─── INFORMATION

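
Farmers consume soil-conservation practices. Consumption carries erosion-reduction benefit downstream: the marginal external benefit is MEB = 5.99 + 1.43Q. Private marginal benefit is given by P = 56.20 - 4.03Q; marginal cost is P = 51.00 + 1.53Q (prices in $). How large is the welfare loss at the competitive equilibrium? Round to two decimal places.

Market equilibrium (private): 51.00 + 1.53Q = 56.20 - 4.03Q → Q_m = 0.9353.
Social marginal benefit = demand + MEB = 62.19 - 2.60Q.
Set SMB = MC: 62.19 - 2.60Q = 51.00 + 1.53Q → Q* = 2.7094.
Between Q* and Q_m the wedge SMB − MC runs linearly from 0 to MEB(Q_m), so the loss is a triangle.
DWL = ½ × 1.7741 × 7.3274 = 6.4998.

DWL = $6.50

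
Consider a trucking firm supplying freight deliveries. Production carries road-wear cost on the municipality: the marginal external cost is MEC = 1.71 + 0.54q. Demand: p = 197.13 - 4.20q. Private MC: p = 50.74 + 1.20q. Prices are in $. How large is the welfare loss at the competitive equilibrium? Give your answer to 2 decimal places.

Market equilibrium (private): 50.74 + 1.20q = 197.13 - 4.20q → q_m = 27.1093.
Social marginal cost = private MC + MEC = 52.45 + 1.74q.
Set SMC = demand: 52.45 + 1.74q = 197.13 - 4.20q → q* = 24.3569.
Between q* and q_m the wedge SMC − demand runs linearly from 0 to MEC(q_m), so the loss is a triangle.
DWL = ½ × 2.7524 × 16.3490 = 22.4995.

DWL = $22.50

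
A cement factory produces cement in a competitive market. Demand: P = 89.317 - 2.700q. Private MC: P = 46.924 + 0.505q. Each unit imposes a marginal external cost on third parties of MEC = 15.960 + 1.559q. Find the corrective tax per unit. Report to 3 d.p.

Social marginal cost = private MC + MEC = 62.884 + 2.064q.
Set SMC = demand: 62.884 + 2.064q = 89.317 - 2.700q → q* = 5.5485.
The Pigouvian tax equals MEC at q*: 15.960 + 1.559×5.5485 = 24.6101.

tax = 24.610 per unit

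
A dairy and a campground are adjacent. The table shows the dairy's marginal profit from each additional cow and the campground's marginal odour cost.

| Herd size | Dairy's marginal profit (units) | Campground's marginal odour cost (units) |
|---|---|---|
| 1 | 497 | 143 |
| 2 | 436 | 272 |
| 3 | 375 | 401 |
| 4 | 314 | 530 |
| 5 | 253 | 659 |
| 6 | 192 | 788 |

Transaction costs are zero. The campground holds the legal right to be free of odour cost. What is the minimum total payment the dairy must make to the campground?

Efficient level: marginal profit ≥ marginal odour cost through level 2, so k* = 2.
With the campground holding the right, the dairy must at least compensate total damage at k*: 143 + 272 = 415.

415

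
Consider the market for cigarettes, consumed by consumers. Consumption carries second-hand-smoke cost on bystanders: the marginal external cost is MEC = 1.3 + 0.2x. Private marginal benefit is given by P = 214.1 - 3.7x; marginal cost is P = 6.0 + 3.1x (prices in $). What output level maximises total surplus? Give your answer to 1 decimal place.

x* = 29.5

Social marginal benefit = demand − MEC = 212.8 - 3.9x.
Set SMB = MC: 212.8 - 3.9x = 6.0 + 3.1x → x* = 29.5429.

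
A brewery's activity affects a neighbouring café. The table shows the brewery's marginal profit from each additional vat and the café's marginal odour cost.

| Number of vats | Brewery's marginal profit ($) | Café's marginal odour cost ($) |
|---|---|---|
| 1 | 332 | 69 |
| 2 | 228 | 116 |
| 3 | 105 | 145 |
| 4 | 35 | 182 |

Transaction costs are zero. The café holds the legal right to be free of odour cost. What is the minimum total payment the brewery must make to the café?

$185

Efficient level: marginal profit ≥ marginal odour cost through level 2, so k* = 2.
With the café holding the right, the brewery must at least compensate total damage at k*: 69 + 116 = 185.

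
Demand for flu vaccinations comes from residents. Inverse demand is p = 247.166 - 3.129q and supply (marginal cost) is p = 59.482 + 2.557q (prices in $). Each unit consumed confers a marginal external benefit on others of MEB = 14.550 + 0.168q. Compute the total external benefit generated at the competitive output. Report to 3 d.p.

Market equilibrium (private): 59.482 + 2.557q = 247.166 - 3.129q → q_m = 33.0081.
Total external benefit = ∫₀^{q_m} (14.550 + 0.168q) dq = 14.550×33.0081 + ½×0.168×33.0081² = 571.7888.

$571.789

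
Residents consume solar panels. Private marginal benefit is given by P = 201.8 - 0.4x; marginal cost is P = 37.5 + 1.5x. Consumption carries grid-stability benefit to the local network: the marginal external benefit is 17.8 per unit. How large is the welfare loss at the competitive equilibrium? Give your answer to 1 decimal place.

DWL = 83.4

Market equilibrium (private): 37.5 + 1.5x = 201.8 - 0.4x → x_m = 86.4737.
Social marginal benefit = demand + MEB = 219.6 - 0.4x.
Set SMB = MC: 219.6 - 0.4x = 37.5 + 1.5x → x* = 95.8421.
Between x* and x_m the wedge SMB − MC runs linearly from 0 to MEB(x_m), so the loss is a triangle.
DWL = ½ × 9.3684 × 17.8000 = 83.3788.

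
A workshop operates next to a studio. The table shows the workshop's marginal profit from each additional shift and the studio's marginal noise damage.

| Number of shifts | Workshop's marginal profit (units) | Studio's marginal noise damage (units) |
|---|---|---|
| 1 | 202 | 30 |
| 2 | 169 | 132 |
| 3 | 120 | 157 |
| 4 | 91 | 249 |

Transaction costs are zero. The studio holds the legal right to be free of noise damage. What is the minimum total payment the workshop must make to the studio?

Efficient level: marginal profit ≥ marginal noise damage through level 2, so k* = 2.
With the studio holding the right, the workshop must at least compensate total damage at k*: 30 + 132 = 162.

162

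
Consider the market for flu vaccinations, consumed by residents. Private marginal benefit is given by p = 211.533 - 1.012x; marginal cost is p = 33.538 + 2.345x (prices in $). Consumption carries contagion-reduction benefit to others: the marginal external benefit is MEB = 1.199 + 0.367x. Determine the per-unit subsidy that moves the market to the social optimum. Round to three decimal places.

subsidy = $23.194 per unit

Social marginal benefit = demand + MEB = 212.732 - 0.645x.
Set SMB = MC: 212.732 - 0.645x = 33.538 + 2.345x → x* = 59.9311.
The Pigouvian subsidy equals MEB at x*: 1.199 + 0.367×59.9311 = 23.1937.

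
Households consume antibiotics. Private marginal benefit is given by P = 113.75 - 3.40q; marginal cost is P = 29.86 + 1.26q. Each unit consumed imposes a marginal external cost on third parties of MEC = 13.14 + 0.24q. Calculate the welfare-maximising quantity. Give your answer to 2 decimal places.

q* = 14.44

Social marginal benefit = demand − MEC = 100.61 - 3.64q.
Set SMB = MC: 100.61 - 3.64q = 29.86 + 1.26q → q* = 14.4388.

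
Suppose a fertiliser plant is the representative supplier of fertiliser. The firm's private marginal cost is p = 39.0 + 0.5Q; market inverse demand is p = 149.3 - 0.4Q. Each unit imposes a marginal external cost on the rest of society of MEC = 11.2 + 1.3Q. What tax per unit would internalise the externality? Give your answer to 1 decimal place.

Social marginal cost = private MC + MEC = 50.2 + 1.8Q.
Set SMC = demand: 50.2 + 1.8Q = 149.3 - 0.4Q → Q* = 45.0455.
The Pigouvian tax equals MEC at Q*: 11.2 + 1.3×45.0455 = 69.7592.

tax = 69.8 per unit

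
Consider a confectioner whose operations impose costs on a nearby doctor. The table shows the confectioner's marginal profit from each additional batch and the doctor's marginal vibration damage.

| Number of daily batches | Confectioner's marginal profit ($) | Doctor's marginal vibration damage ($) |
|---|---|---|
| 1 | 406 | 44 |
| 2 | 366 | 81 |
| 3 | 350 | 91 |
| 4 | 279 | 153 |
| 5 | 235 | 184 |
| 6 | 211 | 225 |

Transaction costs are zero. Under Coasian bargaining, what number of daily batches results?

Bargaining reaches the level where marginal profit last exceeds marginal vibration damage.
That holds through level 5 (235 ≥ 184) but not at 6 (211 < 225).

5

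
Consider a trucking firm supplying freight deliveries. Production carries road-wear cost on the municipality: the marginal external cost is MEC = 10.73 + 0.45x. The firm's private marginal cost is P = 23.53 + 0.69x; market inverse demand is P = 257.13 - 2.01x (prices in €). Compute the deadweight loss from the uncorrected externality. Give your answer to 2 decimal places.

DWL = €391.50

Market equilibrium (private): 23.53 + 0.69x = 257.13 - 2.01x → x_m = 86.5185.
Social marginal cost = private MC + MEC = 34.26 + 1.14x.
Set SMC = demand: 34.26 + 1.14x = 257.13 - 2.01x → x* = 70.7524.
Height of the DWL triangle at x_m is SMC(x_m) − demand(x_m) = MEC(x_m) = 49.6633.
DWL = ½ × 15.7661 × 49.6633 = 391.4983.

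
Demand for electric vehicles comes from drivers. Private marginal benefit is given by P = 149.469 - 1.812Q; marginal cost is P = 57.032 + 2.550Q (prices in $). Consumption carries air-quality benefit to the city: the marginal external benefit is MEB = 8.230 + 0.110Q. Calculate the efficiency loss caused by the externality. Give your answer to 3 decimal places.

DWL = $13.116

Market equilibrium (private): 57.032 + 2.550Q = 149.469 - 1.812Q → Q_m = 21.1914.
Social marginal benefit = demand + MEB = 157.699 - 1.702Q.
Set SMB = MC: 157.699 - 1.702Q = 57.032 + 2.550Q → Q* = 23.6752.
Height of the DWL triangle at Q_m is SMB(Q_m) − MC(Q_m) = MEB(Q_m) = 10.5611.
DWL = ½ × 2.4838 × 10.5611 = 13.1158.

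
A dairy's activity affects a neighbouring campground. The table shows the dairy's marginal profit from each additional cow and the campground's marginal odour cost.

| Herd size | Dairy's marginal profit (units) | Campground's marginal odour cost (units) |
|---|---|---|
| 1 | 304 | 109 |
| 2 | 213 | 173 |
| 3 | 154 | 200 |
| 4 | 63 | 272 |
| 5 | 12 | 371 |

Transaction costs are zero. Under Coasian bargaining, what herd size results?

Bargaining reaches the level where marginal profit last exceeds marginal odour cost.
That holds through level 2 (213 ≥ 173) but not at 3 (154 < 200).

2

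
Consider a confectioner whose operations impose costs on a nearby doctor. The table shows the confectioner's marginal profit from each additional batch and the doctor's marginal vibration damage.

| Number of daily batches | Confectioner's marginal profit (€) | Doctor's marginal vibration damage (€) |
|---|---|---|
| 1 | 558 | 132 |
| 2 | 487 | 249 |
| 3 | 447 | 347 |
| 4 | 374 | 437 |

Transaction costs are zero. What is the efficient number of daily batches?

3

Bargaining reaches the level where marginal profit last exceeds marginal vibration damage.
That holds through level 3 (447 ≥ 347) but not at 4 (374 < 437).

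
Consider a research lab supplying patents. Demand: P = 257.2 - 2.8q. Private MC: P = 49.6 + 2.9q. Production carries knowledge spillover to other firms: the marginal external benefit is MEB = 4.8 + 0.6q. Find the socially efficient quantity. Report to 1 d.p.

q* = 41.6

Social marginal cost = private MC − MEB = 44.8 + 2.3q.
Set SMC = demand: 44.8 + 2.3q = 257.2 - 2.8q → q* = 41.6471.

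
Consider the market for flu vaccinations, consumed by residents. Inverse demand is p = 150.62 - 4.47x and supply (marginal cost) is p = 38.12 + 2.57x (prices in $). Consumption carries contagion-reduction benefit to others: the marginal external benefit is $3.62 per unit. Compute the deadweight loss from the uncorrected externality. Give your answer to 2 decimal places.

DWL = $0.93

Market equilibrium (private): 38.12 + 2.57x = 150.62 - 4.47x → x_m = 15.9801.
Social marginal benefit = demand + MEB = 154.24 - 4.47x.
Set SMB = MC: 154.24 - 4.47x = 38.12 + 2.57x → x* = 16.4943.
Height of the DWL triangle at x_m is SMB(x_m) − MC(x_m) = MEB(x_m) = 3.6200.
DWL = ½ × 0.5142 × 3.6200 = 0.9307.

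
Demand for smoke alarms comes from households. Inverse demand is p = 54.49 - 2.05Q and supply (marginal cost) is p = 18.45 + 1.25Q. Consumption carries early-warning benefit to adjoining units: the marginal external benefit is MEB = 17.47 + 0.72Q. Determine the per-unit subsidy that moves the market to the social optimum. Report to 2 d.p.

Social marginal benefit = demand + MEB = 71.96 - 1.33Q.
Set SMB = MC: 71.96 - 1.33Q = 18.45 + 1.25Q → Q* = 20.7403.
The Pigouvian subsidy equals MEB at Q*: 17.47 + 0.72×20.7403 = 32.4030.

subsidy = 32.40 per unit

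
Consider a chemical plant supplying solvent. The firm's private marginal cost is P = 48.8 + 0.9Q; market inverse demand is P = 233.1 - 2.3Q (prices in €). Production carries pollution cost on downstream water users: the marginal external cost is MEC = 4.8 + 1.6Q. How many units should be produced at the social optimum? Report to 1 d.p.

Q* = 37.4

Social marginal cost = private MC + MEC = 53.6 + 2.5Q.
Set SMC = demand: 53.6 + 2.5Q = 233.1 - 2.3Q → Q* = 37.3958.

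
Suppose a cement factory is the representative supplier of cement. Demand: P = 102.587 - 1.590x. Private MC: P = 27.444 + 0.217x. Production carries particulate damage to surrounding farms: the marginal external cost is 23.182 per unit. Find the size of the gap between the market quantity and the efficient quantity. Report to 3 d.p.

Market equilibrium (private): 27.444 + 0.217x = 102.587 - 1.590x → x_m = 41.5844.
Social marginal cost = private MC + MEC = 50.626 + 0.217x.
Set SMC = demand: 50.626 + 0.217x = 102.587 - 1.590x → x* = 28.7554.
Gap = |41.5844 − 28.7554| = 12.8290.

12.829 units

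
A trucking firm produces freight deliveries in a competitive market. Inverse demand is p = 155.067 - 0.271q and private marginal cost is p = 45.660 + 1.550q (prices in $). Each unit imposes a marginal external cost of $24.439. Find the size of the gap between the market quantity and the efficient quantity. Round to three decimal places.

Market equilibrium (private): 45.660 + 1.550q = 155.067 - 0.271q → q_m = 60.0807.
Social marginal cost = private MC + MEC = 70.099 + 1.550q.
Set SMC = demand: 70.099 + 1.550q = 155.067 - 0.271q → q* = 46.6601.
Gap = |60.0807 − 46.6601| = 13.4206.

13.421 units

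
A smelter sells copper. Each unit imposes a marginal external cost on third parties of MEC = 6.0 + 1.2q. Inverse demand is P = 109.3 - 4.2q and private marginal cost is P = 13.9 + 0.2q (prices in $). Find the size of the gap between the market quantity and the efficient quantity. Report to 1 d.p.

5.7 units

Market equilibrium (private): 13.9 + 0.2q = 109.3 - 4.2q → q_m = 21.6818.
Social marginal cost = private MC + MEC = 19.9 + 1.4q.
Set SMC = demand: 19.9 + 1.4q = 109.3 - 4.2q → q* = 15.9643.
Gap = |21.6818 − 15.9643| = 5.7175.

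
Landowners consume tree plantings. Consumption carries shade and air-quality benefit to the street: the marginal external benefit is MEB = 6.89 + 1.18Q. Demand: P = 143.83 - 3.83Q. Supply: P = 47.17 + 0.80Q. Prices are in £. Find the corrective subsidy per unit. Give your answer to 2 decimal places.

Social marginal benefit = demand + MEB = 150.72 - 2.65Q.
Set SMB = MC: 150.72 - 2.65Q = 47.17 + 0.80Q → Q* = 30.0145.
The Pigouvian subsidy equals MEB at Q*: 6.89 + 1.18×30.0145 = 42.3071.

subsidy = £42.31 per unit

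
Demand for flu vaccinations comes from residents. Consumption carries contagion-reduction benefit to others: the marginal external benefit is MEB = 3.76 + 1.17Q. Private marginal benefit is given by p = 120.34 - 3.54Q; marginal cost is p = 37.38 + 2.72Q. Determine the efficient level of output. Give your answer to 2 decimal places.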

──────

TASK PROMPT: Whichever lines of the data include the word "neighbouring", pull them out.

COMPLETED EXERCISE:
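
A brewery's activity affects a neighbouring café. The table shows the brewery's marginal profit from each additional vat and the café's marginal odour cost.
A dairy's activity affects a neighbouring campground. The table shows the dairy's marginal profit from each additional cow and the campground's marginal odour cost.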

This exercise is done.